(MATERIAL PROVIDED begins)
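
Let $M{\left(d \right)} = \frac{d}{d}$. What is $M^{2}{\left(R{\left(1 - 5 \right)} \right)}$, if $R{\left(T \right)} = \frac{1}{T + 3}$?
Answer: $1$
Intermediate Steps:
$R{\left(T \right)} = \frac{1}{3 + T}$
$M{\left(d \right)} = 1$
$M^{2}{\left(R{\left(1 - 5 \right)} \right)} = 1^{2} = 1$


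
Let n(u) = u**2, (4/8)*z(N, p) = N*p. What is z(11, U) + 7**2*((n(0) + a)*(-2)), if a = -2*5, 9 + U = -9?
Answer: 584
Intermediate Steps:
U = -18 (U = -9 - 9 = -18)
a = -10
z(N, p) = 2*N*p (z(N, p) = 2*(N*p) = 2*N*p)
z(11, U) + 7**2*((n(0) + a)*(-2)) = 2*11*(-18) + 7**2*((0**2 - 10)*(-2)) = -396 + 49*((0 - 10)*(-2)) = -396 + 49*(-10*(-2)) = -396 + 49*20 = -396 + 980 = 584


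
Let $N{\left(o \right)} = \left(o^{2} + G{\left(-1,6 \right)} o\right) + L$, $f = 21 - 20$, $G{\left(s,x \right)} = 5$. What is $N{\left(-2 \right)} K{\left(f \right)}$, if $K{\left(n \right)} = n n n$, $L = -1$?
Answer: $-7$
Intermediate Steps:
$f = 1$ ($f = 21 - 20 = 1$)
$K{\left(n \right)} = n^{3}$ ($K{\left(n \right)} = n^{2} n = n^{3}$)
$N{\left(o \right)} = -1 + o^{2} + 5 o$ ($N{\left(o \right)} = \left(o^{2} + 5 o\right) - 1 = -1 + o^{2} + 5 o$)
$N{\left(-2 \right)} K{\left(f \right)} = \left(-1 + \left(-2\right)^{2} + 5 \left(-2\right)\right) 1^{3} = \left(-1 + 4 - 10\right) 1 = \left(-7\right) 1 = -7$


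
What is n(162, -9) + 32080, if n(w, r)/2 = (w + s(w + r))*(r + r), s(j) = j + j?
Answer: 15232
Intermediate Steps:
s(j) = 2*j
n(w, r) = 4*r*(2*r + 3*w) (n(w, r) = 2*((w + 2*(w + r))*(r + r)) = 2*((w + 2*(r + w))*(2*r)) = 2*((w + (2*r + 2*w))*(2*r)) = 2*((2*r + 3*w)*(2*r)) = 2*(2*r*(2*r + 3*w)) = 4*r*(2*r + 3*w))
n(162, -9) + 32080 = 4*(-9)*(2*(-9) + 3*162) + 32080 = 4*(-9)*(-18 + 486) + 32080 = 4*(-9)*468 + 32080 = -16848 + 32080 = 15232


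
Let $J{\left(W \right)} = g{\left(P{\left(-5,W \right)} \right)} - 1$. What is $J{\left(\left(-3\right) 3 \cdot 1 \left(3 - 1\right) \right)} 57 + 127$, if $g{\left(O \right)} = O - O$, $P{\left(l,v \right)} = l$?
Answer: $70$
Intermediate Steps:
$g{\left(O \right)} = 0$
$J{\left(W \right)} = -1$ ($J{\left(W \right)} = 0 - 1 = -1$)
$J{\left(\left(-3\right) 3 \cdot 1 \left(3 - 1\right) \right)} 57 + 127 = \left(-1\right) 57 + 127 = -57 + 127 = 70$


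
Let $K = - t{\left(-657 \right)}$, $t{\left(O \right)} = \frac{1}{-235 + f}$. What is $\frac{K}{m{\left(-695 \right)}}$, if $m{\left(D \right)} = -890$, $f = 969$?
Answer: $\frac{1}{653260} \approx 1.5308 \cdot 10^{-6}$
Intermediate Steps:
$t{\left(O \right)} = \frac{1}{734}$ ($t{\left(O \right)} = \frac{1}{-235 + 969} = \frac{1}{734}$)
$K = - \frac{1}{734}$ ($K = \left(-1\right) \frac{1}{734} = - \frac{1}{734} \approx -0.0013624$)
$\frac{K}{m{\left(-695 \right)}} = - \frac{1}{734 \left(-890\right)} = \left(- \frac{1}{734}\right) \left(- \frac{1}{890}\right) = \frac{1}{653260}$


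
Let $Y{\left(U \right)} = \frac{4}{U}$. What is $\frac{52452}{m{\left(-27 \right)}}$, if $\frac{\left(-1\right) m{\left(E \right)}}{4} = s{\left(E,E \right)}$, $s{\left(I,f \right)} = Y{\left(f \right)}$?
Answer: $\frac{354051}{4} \approx 88513.0$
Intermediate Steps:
$s{\left(I,f \right)} = \frac{4}{f}$
$m{\left(E \right)} = - \frac{16}{E}$ ($m{\left(E \right)} = - 4 \frac{4}{E} = - \frac{16}{E}$)
$\frac{52452}{m{\left(-27 \right)}} = \frac{52452}{\left(-16\right) \frac{1}{-27}} = \frac{52452}{\left(-16\right) \left(- \frac{1}{27}\right)} = \frac{52452}{\frac{16}{27}} = 52452 \cdot \frac{27}{16} = \frac{354051}{4}$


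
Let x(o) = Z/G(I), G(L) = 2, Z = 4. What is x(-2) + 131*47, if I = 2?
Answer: 6159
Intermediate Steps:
x(o) = 2 (x(o) = 4/2 = 4*(½) = 2)
x(-2) + 131*47 = 2 + 131*47 = 2 + 6157 = 6159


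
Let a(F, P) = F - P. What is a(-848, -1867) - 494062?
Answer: -493043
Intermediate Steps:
a(-848, -1867) - 494062 = (-848 - 1*(-1867)) - 494062 = (-848 + 1867) - 494062 = 1019 - 494062 = -493043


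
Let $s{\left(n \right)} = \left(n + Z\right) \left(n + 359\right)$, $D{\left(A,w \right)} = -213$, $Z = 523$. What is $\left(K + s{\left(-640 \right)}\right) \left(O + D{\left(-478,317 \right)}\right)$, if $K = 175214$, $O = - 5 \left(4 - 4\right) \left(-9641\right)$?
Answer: $-44323383$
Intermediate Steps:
$s{\left(n \right)} = \left(359 + n\right) \left(523 + n\right)$ ($s{\left(n \right)} = \left(n + 523\right) \left(n + 359\right) = \left(523 + n\right) \left(359 + n\right) = \left(359 + n\right) \left(523 + n\right)$)
$O = 0$ ($O = \left(-5\right) 0 \left(-9641\right) = 0 \left(-9641\right) = 0$)
$\left(K + s{\left(-640 \right)}\right) \left(O + D{\left(-478,317 \right)}\right) = \left(175214 + \left(187757 + \left(-640\right)^{2} + 882 \left(-640\right)\right)\right) \left(0 - 213\right) = \left(175214 + \left(187757 + 409600 - 564480\right)\right) \left(-213\right) = \left(175214 + 32877\right) \left(-213\right) = 208091 \left(-213\right) = -44323383$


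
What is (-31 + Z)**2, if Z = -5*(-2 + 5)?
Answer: 2116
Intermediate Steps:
Z = -15 (Z = -5*3 = -15)
(-31 + Z)**2 = (-31 - 15)**2 = (-46)**2 = 2116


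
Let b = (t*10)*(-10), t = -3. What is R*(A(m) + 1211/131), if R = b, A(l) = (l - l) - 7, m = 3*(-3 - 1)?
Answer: 88200/131 ≈ 673.28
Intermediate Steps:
m = -12 (m = 3*(-4) = -12)
A(l) = -7 (A(l) = 0 - 7 = -7)
b = 300 (b = -3*10*(-10) = -30*(-10) = 300)
R = 300
R*(A(m) + 1211/131) = 300*(-7 + 1211/131) = 300*(294/131) = 88200/131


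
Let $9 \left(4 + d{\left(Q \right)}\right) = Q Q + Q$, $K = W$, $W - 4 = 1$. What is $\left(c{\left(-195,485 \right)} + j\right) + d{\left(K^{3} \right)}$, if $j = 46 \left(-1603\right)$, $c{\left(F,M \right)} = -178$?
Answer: $-72170$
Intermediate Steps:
$W = 5$ ($W = 4 + 1 = 5$)
$j = -73738$
$K = 5$
$d{\left(Q \right)} = -4 + \frac{Q}{9} + \frac{Q^{2}}{9}$ ($d{\left(Q \right)} = -4 + \frac{Q Q + Q}{9} = -4 + \frac{Q^{2} + Q}{9} = -4 + \frac{Q + Q^{2}}{9} = -4 + \left(\frac{Q}{9} + \frac{Q^{2}}{9}\right) = -4 + \frac{Q}{9} + \frac{Q^{2}}{9}$)
$\left(c{\left(-195,485 \right)} + j\right) + d{\left(K^{3} \right)} = \left(-178 - 73738\right) + \left(-4 + \frac{5^{3}}{9} + \frac{\left(5^{3}\right)^{2}}{9}\right) = -73916 + \left(-4 + \frac{1}{9} \cdot 125 + \frac{125^{2}}{9}\right) = -73916 + \left(-4 + \frac{125}{9} + \frac{1}{9} \cdot 15625\right) = -73916 + \left(-4 + \frac{125}{9} + \frac{15625}{9}\right) = -73916 + 1746 = -72170$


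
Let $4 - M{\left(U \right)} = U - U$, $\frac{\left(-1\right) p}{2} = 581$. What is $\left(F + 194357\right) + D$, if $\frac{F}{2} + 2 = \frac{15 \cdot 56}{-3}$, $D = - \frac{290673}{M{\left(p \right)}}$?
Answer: $\frac{484499}{4} \approx 1.2112 \cdot 10^{5}$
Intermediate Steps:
$p = -1162$ ($p = \left(-2\right) 581 = -1162$)
$M{\left(U \right)} = 4$ ($M{\left(U \right)} = 4 - \left(U - U\right) = 4 - 0 = 4 + 0 = 4$)
$D = - \frac{290673}{4} \approx -72668.0$
$F = -564$ ($F = -4 + 2 \frac{15 \cdot 56}{-3} = -4 + 2 \cdot 840 \left(- \frac{1}{3}\right) = -4 + 2 \left(-280\right) = -4 - 560 = -564$)
$\left(F + 194357\right) + D = \left(-564 + 194357\right) - \frac{290673}{4} = 193793 - \frac{290673}{4} = \frac{484499}{4}$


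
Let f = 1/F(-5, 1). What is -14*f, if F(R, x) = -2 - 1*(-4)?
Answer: -7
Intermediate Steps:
F(R, x) = 2 (F(R, x) = -2 + 4 = 2)
f = ½ (f = 1/2 = ½ ≈ 0.50000)
-14*f = -14*½ = -7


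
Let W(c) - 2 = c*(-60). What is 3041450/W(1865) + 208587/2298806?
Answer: -3484181520287/128615896894 ≈ -27.090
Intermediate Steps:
W(c) = 2 - 60*c (W(c) = 2 + c*(-60) = 2 - 60*c)
3041450/W(1865) + 208587/2298806 = 3041450/(2 - 60*1865) + 208587/2298806 = 3041450/(2 - 111900) + 208587*(1/2298806) = 3041450/(-111898) + 208587/2298806 = 3041450*(-1/111898) + 208587/2298806 = -1520725/55949 + 208587/2298806 = -3484181520287/128615896894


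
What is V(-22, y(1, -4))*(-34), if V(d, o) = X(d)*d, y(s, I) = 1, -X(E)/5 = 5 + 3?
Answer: -29920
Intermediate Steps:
X(E) = -40 (X(E) = -5*(5 + 3) = -5*8 = -40)
V(d, o) = -40*d
V(-22, y(1, -4))*(-34) = -40*(-22)*(-34) = 880*(-34) = -29920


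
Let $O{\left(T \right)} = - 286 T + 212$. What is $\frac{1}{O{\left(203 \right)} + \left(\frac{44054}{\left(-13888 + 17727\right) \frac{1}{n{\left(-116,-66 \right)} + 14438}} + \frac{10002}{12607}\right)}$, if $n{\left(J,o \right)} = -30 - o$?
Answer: $\frac{48398273}{5239089070492} \approx 9.2379 \cdot 10^{-6}$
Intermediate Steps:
$O{\left(T \right)} = 212 - 286 T$
$\frac{1}{O{\left(203 \right)} + \left(\frac{44054}{\left(-13888 + 17727\right) \frac{1}{n{\left(-116,-66 \right)} + 14438}} + \frac{10002}{12607}\right)} = \frac{1}{\left(212 - 58058\right) + \left(\frac{44054}{\left(-13888 + 17727\right) \frac{1}{\left(-30 - -66\right) + 14438}} + \frac{10002}{12607}\right)} = \frac{1}{\left(212 - 58058\right) + \left(\frac{44054}{3839 \frac{1}{\left(-30 + 66\right) + 14438}} + 10002 \cdot \frac{1}{12607}\right)} = \frac{1}{-57846 + \left(\frac{44054}{3839 \frac{1}{36 + 14438}} + \frac{10002}{12607}\right)} = \frac{1}{-57846 + \left(\frac{44054}{3839 \cdot \frac{1}{14474}} + \frac{10002}{12607}\right)} = \frac{1}{-57846 + \left(\frac{44054}{\frac{3839}{14474}} + \frac{10002}{12607}\right)} = \frac{1}{-57846 + \left(44054 \cdot \frac{14474}{3839} + \frac{10002}{12607}\right)} = \frac{1}{-57846 + \left(\frac{637637596}{3839} + \frac{10002}{12607}\right)} = \frac{1}{-57846 + \frac{8038735570450}{48398273}} = \frac{1}{\frac{5239089070492}{48398273}} = \frac{48398273}{5239089070492}$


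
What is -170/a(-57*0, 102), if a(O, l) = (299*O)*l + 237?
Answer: -170/237 ≈ -0.71730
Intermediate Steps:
a(O, l) = 237 + 299*O*l (a(O, l) = 299*O*l + 237 = 237 + 299*O*l)
-170/a(-57*0, 102) = -170/(237 + 299*(-57*0)*102) = -170/(237 + 299*0*102) = -170/(237 + 0) = -170/237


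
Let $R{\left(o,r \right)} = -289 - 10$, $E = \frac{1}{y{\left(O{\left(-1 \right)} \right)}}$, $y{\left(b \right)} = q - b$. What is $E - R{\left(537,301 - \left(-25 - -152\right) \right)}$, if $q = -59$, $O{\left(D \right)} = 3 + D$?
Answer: $\frac{18238}{61} \approx 298.98$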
(MATERIAL PROVIDED ends)
TASK DIRECTIONS. Between the first line of the entries above and the line with "Answer: $-7$", both included, copy every line exactly and nothing outside that range.

ANSWER SPACE.
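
Let $M{\left(d \right)} = \frac{d}{d}$. What is $M^{2}{\left(R{\left(1 - 5 \right)} \right)}$, if $R{\left(T \right)} = \frac{1}{T + 3}$?
Answer: $1$
Intermediate Steps:
$R{\left(T \right)} = \frac{1}{3 + T}$
$M{\left(d \right)} = 1$
$M^{2}{\left(R{\left(1 - 5 \right)} \right)} = 1^{2} = 1$


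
Let n(u) = u**2, (4/8)*z(N, p) = N*p. What is z(11, U) + 7**2*((n(0) + a)*(-2)), if a = -2*5, 9 + U = -9?
Answer: 584
Intermediate Steps:
U = -18 (U = -9 - 9 = -18)
a = -10
z(N, p) = 2*N*p (z(N, p) = 2*(N*p) = 2*N*p)
z(11, U) + 7**2*((n(0) + a)*(-2)) = 2*11*(-18) + 7**2*((0**2 - 10)*(-2)) = -396 + 49*((0 - 10)*(-2)) = -396 + 49*(-10*(-2)) = -396 + 49*20 = -396 + 980 = 584


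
Let $N{\left(o \right)} = \left(o^{2} + G{\left(-1,6 \right)} o\right) + L$, $f = 21 - 20$, $G{\left(s,x \right)} = 5$. What is $N{\left(-2 \right)} K{\left(f \right)}$, if $K{\left(n \right)} = n n n$, $L = -1$?
Answer: $-7$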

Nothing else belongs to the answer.